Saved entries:
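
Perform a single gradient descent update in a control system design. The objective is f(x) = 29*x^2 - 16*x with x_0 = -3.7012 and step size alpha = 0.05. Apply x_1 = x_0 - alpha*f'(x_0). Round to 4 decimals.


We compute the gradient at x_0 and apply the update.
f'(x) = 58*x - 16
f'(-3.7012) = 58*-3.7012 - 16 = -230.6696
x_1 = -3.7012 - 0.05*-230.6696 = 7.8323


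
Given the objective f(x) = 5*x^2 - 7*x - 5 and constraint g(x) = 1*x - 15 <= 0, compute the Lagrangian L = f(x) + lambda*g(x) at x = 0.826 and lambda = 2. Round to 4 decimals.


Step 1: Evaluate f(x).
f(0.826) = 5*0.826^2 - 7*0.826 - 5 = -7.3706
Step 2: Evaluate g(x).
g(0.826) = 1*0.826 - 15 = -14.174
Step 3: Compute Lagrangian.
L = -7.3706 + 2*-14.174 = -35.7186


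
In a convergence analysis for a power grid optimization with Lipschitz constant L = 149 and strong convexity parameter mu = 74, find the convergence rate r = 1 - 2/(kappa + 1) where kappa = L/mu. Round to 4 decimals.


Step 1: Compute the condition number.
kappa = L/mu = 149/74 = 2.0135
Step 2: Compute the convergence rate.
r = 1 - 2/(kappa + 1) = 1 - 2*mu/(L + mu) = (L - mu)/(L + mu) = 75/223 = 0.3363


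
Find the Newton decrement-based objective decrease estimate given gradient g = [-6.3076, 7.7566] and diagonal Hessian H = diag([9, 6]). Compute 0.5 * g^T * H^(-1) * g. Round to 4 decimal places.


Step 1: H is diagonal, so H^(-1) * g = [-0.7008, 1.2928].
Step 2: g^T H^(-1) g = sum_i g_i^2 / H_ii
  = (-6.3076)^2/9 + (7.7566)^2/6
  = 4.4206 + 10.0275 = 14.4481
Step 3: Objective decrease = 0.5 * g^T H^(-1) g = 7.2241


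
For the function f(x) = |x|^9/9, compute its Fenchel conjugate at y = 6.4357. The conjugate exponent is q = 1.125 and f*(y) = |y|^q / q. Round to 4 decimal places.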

**Task instructions**
To complete this exercise, set down every line above exactly once more.

**Answer box**
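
Perform a single gradient descent update in a control system design. The objective is f(x) = 29*x^2 - 16*x with x_0 = -3.7012 and step size alpha = 0.05. Apply x_1 = x_0 - alpha*f'(x_0). Round to 4 decimals.


We compute the gradient at x_0 and apply the update.
f'(x) = 58*x - 16
f'(-3.7012) = 58*-3.7012 - 16 = -230.6696
x_1 = -3.7012 - 0.05*-230.6696 = 7.8323


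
Given the objective f(x) = 5*x^2 - 7*x - 5 and constraint g(x) = 1*x - 15 <= 0, compute the Lagrangian L = f(x) + lambda*g(x) at x = 0.826 and lambda = 2. Round to 4 decimals.


Step 1: Evaluate f(x).
f(0.826) = 5*0.826^2 - 7*0.826 - 5 = -7.3706
Step 2: Evaluate g(x).
g(0.826) = 1*0.826 - 15 = -14.174
Step 3: Compute Lagrangian.
L = -7.3706 + 2*-14.174 = -35.7186


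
In a convergence analysis for a power grid optimization with Lipschitz constant L = 149 and strong convexity parameter mu = 74, find the convergence rate r = 1 - 2/(kappa + 1) where kappa = L/mu. Round to 4 decimals.


Step 1: Compute the condition number.
kappa = L/mu = 149/74 = 2.0135
Step 2: Compute the convergence rate.
r = 1 - 2/(kappa + 1) = 1 - 2*mu/(L + mu) = (L - mu)/(L + mu) = 75/223 = 0.3363


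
Find the Newton decrement-based objective decrease estimate given gradient g = [-6.3076, 7.7566] and diagonal Hessian H = diag([9, 6]). Compute 0.5 * g^T * H^(-1) * g. Round to 4 decimal places.


Step 1: H is diagonal, so H^(-1) * g = [-0.7008, 1.2928].
Step 2: g^T H^(-1) g = sum_i g_i^2 / H_ii
  = (-6.3076)^2/9 + (7.7566)^2/6
  = 4.4206 + 10.0275 = 14.4481
Step 3: Objective decrease = 0.5 * g^T H^(-1) g = 7.2241


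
For the function f(x) = |x|^9/9, compute its Fenchel conjugate at y = 6.4357. The conjugate exponent is q = 1.125 and f*(y) = |y|^q / q. Round to 4 decimal places.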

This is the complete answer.